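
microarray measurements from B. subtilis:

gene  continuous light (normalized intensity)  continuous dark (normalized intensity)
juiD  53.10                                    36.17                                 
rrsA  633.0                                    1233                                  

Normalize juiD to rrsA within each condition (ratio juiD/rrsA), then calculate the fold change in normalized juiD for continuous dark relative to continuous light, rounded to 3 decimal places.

juiD/rrsA (continuous light) = 53.10 / 633.0 = 0.083886
juiD/rrsA (continuous dark) = 36.17 / 1233 = 0.029335
Fold change = 0.029335 / 0.083886 = 0.3497

0.350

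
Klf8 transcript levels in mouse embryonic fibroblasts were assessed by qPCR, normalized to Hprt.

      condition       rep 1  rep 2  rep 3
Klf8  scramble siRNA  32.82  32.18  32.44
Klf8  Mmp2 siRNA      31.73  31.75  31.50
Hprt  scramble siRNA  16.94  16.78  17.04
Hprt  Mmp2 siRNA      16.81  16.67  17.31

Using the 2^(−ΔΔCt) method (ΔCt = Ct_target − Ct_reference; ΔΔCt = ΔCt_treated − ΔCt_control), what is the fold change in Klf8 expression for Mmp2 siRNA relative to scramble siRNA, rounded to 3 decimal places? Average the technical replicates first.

Mean Ct: Klf8 scramble siRNA 32.480; Klf8 Mmp2 siRNA 31.660; Hprt scramble siRNA 16.920; Hprt Mmp2 siRNA 16.930
ΔCt(scramble siRNA) = 32.480 − 16.920 = 15.560
ΔCt(Mmp2 siRNA) = 31.660 − 16.930 = 14.730
ΔΔCt = 14.730 − 15.560 = -0.830
Fold change = 2^(−(-0.830)) = 2^0.830 = 1.7777

1.778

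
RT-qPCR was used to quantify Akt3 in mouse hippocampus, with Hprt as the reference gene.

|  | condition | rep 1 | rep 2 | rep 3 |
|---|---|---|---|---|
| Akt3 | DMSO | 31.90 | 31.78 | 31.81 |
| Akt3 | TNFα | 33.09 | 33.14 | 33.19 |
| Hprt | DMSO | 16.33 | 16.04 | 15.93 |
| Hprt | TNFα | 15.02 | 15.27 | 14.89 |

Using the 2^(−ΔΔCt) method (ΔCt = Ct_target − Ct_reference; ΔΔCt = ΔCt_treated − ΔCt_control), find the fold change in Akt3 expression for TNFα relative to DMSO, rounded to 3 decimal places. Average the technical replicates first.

0.196

Mean Ct: Akt3 DMSO 31.830; Akt3 TNFα 33.140; Hprt DMSO 16.100; Hprt TNFα 15.060
ΔCt(DMSO) = 31.830 − 16.100 = 15.730
ΔCt(TNFα) = 33.140 − 15.060 = 18.080
ΔΔCt = 18.080 − 15.730 = 2.350
Fold change = 2^(−2.350) = 0.1961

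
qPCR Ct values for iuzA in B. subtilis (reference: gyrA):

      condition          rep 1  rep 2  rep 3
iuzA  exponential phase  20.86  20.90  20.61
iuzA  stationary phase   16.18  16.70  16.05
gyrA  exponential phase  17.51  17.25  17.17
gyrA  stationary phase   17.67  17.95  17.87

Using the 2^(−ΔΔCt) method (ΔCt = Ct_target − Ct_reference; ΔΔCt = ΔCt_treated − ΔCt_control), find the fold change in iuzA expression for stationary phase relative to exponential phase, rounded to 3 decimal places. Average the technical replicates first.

32.000

Mean Ct: iuzA exponential phase 20.790; iuzA stationary phase 16.310; gyrA exponential phase 17.310; gyrA stationary phase 17.830
ΔCt(exponential phase) = 20.790 − 17.310 = 3.480
ΔCt(stationary phase) = 16.310 − 17.830 = -1.520
ΔΔCt = -1.520 − 3.480 = -5.000
Fold change = 2^(−(-5.000)) = 2^5.000 = 32.0000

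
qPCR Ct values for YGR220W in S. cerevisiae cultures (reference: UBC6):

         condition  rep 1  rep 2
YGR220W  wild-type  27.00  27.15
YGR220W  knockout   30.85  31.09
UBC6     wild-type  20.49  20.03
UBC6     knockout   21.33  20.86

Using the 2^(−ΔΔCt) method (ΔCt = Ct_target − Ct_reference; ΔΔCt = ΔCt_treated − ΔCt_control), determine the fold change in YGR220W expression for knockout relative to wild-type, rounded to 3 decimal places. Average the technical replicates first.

0.120

Mean Ct: YGR220W wild-type 27.075; YGR220W knockout 30.970; UBC6 wild-type 20.260; UBC6 knockout 21.095
ΔCt(wild-type) = 27.075 − 20.260 = 6.815
ΔCt(knockout) = 30.970 − 21.095 = 9.875
ΔΔCt = 9.875 − 6.815 = 3.060
Fold change = 2^(−3.060) = 0.1199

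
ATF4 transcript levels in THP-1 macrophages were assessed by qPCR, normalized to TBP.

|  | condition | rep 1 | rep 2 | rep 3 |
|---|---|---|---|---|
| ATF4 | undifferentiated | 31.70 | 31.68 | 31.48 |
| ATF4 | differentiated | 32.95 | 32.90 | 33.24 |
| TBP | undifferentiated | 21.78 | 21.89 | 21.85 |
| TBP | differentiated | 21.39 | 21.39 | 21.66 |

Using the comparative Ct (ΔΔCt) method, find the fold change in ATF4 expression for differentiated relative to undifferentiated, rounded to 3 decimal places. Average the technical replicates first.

0.293

Mean Ct: ATF4 undifferentiated 31.620; ATF4 differentiated 33.030; TBP undifferentiated 21.840; TBP differentiated 21.480
ΔCt(undifferentiated) = 31.620 − 21.840 = 9.780
ΔCt(differentiated) = 33.030 − 21.480 = 11.550
ΔΔCt = 11.550 − 9.780 = 1.770
Fold change = 2^(−1.770) = 0.2932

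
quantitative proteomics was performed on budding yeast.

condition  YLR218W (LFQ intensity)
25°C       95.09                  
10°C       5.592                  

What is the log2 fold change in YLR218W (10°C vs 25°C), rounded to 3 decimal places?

-4.088

Fold change = 5.592 / 95.09 = 0.0588
log2(0.0588) = -4.0879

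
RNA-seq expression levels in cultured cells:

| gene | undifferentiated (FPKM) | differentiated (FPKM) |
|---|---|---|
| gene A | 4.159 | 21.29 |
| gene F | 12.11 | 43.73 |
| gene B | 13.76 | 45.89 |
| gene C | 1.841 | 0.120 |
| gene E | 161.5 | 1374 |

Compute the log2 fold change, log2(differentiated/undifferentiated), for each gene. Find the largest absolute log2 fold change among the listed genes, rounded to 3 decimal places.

3.939

log2(21.29/4.159) = 2.356  (gene A)
log2(43.73/12.11) = 1.852  (gene F)
log2(45.89/13.76) = 1.738  (gene B)
log2(0.120/1.841) = -3.939  (gene C)
log2(1374/161.5) = 3.089  (gene E)
The largest magnitude belongs to gene C.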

## TRY IT
Line by line, output the data precisely as shown above.

## EXERCISE SOLUTION
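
microarray measurements from B. subtilis:

gene  continuous light (normalized intensity)  continuous dark (normalized intensity)
juiD  53.10                                    36.17                                 
rrsA  633.0                                    1233                                  

Normalize juiD to rrsA within each condition (ratio juiD/rrsA), then calculate the fold change in normalized juiD for continuous dark relative to continuous light, rounded to 3 decimal places.

juiD/rrsA (continuous light) = 53.10 / 633.0 = 0.083886
juiD/rrsA (continuous dark) = 36.17 / 1233 = 0.029335
Fold change = 0.029335 / 0.083886 = 0.3497

0.350

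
Klf8 transcript levels in mouse embryonic fibroblasts were assessed by qPCR, normalized to Hprt.

      condition       rep 1  rep 2  rep 3
Klf8  scramble siRNA  32.82  32.18  32.44
Klf8  Mmp2 siRNA      31.73  31.75  31.50
Hprt  scramble siRNA  16.94  16.78  17.04
Hprt  Mmp2 siRNA      16.81  16.67  17.31

Using the 2^(−ΔΔCt) method (ΔCt = Ct_target − Ct_reference; ΔΔCt = ΔCt_treated − ΔCt_control), what is the fold change in Klf8 expression for Mmp2 siRNA relative to scramble siRNA, rounded to 3 decimal places? Average the technical replicates first.

Mean Ct: Klf8 scramble siRNA 32.480; Klf8 Mmp2 siRNA 31.660; Hprt scramble siRNA 16.920; Hprt Mmp2 siRNA 16.930
ΔCt(scramble siRNA) = 32.480 − 16.920 = 15.560
ΔCt(Mmp2 siRNA) = 31.660 − 16.930 = 14.730
ΔΔCt = 14.730 − 15.560 = -0.830
Fold change = 2^(−(-0.830)) = 2^0.830 = 1.7777

1.778

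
RT-qPCR was used to quantify Akt3 in mouse hippocampus, with Hprt as the reference gene.

|  | condition | rep 1 | rep 2 | rep 3 |
|---|---|---|---|---|
| Akt3 | DMSO | 31.90 | 31.78 | 31.81 |
| Akt3 | TNFα | 33.09 | 33.14 | 33.19 |
| Hprt | DMSO | 16.33 | 16.04 | 15.93 |
| Hprt | TNFα | 15.02 | 15.27 | 14.89 |

Using the 2^(−ΔΔCt) method (ΔCt = Ct_target − Ct_reference; ΔΔCt = ΔCt_treated − ΔCt_control), find the fold change in Akt3 expression for TNFα relative to DMSO, rounded to 3 decimal places. Average the technical replicates first.

0.196

Mean Ct: Akt3 DMSO 31.830; Akt3 TNFα 33.140; Hprt DMSO 16.100; Hprt TNFα 15.060
ΔCt(DMSO) = 31.830 − 16.100 = 15.730
ΔCt(TNFα) = 33.140 − 15.060 = 18.080
ΔΔCt = 18.080 − 15.730 = 2.350
Fold change = 2^(−2.350) = 0.1961

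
qPCR Ct values for iuzA in B. subtilis (reference: gyrA):

      condition          rep 1  rep 2  rep 3
iuzA  exponential phase  20.86  20.90  20.61
iuzA  stationary phase   16.18  16.70  16.05
gyrA  exponential phase  17.51  17.25  17.17
gyrA  stationary phase   17.67  17.95  17.87

Using the 2^(−ΔΔCt) method (ΔCt = Ct_target − Ct_reference; ΔΔCt = ΔCt_treated − ΔCt_control), find the fold change in iuzA expression for stationary phase relative to exponential phase, rounded to 3 decimal places. Average the technical replicates first.

32.000

Mean Ct: iuzA exponential phase 20.790; iuzA stationary phase 16.310; gyrA exponential phase 17.310; gyrA stationary phase 17.830
ΔCt(exponential phase) = 20.790 − 17.310 = 3.480
ΔCt(stationary phase) = 16.310 − 17.830 = -1.520
ΔΔCt = -1.520 − 3.480 = -5.000
Fold change = 2^(−(-5.000)) = 2^5.000 = 32.0000

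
qPCR Ct values for YGR220W in S. cerevisiae cultures (reference: UBC6):

         condition  rep 1  rep 2
YGR220W  wild-type  27.00  27.15
YGR220W  knockout   30.85  31.09
UBC6     wild-type  20.49  20.03
UBC6     knockout   21.33  20.86

Using the 2^(−ΔΔCt) method (ΔCt = Ct_target − Ct_reference; ΔΔCt = ΔCt_treated − ΔCt_control), determine the fold change in YGR220W expression for knockout relative to wild-type, rounded to 3 decimal places. Average the technical replicates first.

0.120

Mean Ct: YGR220W wild-type 27.075; YGR220W knockout 30.970; UBC6 wild-type 20.260; UBC6 knockout 21.095
ΔCt(wild-type) = 27.075 − 20.260 = 6.815
ΔCt(knockout) = 30.970 − 21.095 = 9.875
ΔΔCt = 9.875 − 6.815 = 3.060
Fold change = 2^(−3.060) = 0.1199

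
ATF4 transcript levels in THP-1 macrophages were assessed by qPCR, normalized to TBP.

|  | condition | rep 1 | rep 2 | rep 3 |
|---|---|---|---|---|
| ATF4 | undifferentiated | 31.70 | 31.68 | 31.48 |
| ATF4 | differentiated | 32.95 | 32.90 | 33.24 |
| TBP | undifferentiated | 21.78 | 21.89 | 21.85 |
| TBP | differentiated | 21.39 | 21.39 | 21.66 |

Using the comparative Ct (ΔΔCt) method, find the fold change in ATF4 expression for differentiated relative to undifferentiated, rounded to 3 decimal places. Average the technical replicates first.

0.293

Mean Ct: ATF4 undifferentiated 31.620; ATF4 differentiated 33.030; TBP undifferentiated 21.840; TBP differentiated 21.480
ΔCt(undifferentiated) = 31.620 − 21.840 = 9.780
ΔCt(differentiated) = 33.030 − 21.480 = 11.550
ΔΔCt = 11.550 − 9.780 = 1.770
Fold change = 2^(−1.770) = 0.2932

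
quantitative proteomics was performed on budding yeast.

condition  YLR218W (LFQ intensity)
25°C       95.09                  
10°C       5.592                  

What is the log2 fold change in YLR218W (10°C vs 25°C), rounded to 3 decimal places?

-4.088

Fold change = 5.592 / 95.09 = 0.0588
log2(0.0588) = -4.0879

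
RNA-seq expression levels in cultured cells:

| gene | undifferentiated (FPKM) | differentiated (FPKM) |
|---|---|---|
| gene A | 4.159 | 21.29 |
| gene F | 12.11 | 43.73 |
| gene B | 13.76 | 45.89 |
| gene C | 1.841 | 0.120 |
| gene E | 161.5 | 1374 |

Compute the log2 fold change, log2(differentiated/undifferentiated), for each gene. Find the largest absolute log2 fold change among the listed genes, rounded to 3 decimal places.

3.939

log2(21.29/4.159) = 2.356  (gene A)
log2(43.73/12.11) = 1.852  (gene F)
log2(45.89/13.76) = 1.738  (gene B)
log2(0.120/1.841) = -3.939  (gene C)
log2(1374/161.5) = 3.089  (gene E)
The largest magnitude belongs to gene C.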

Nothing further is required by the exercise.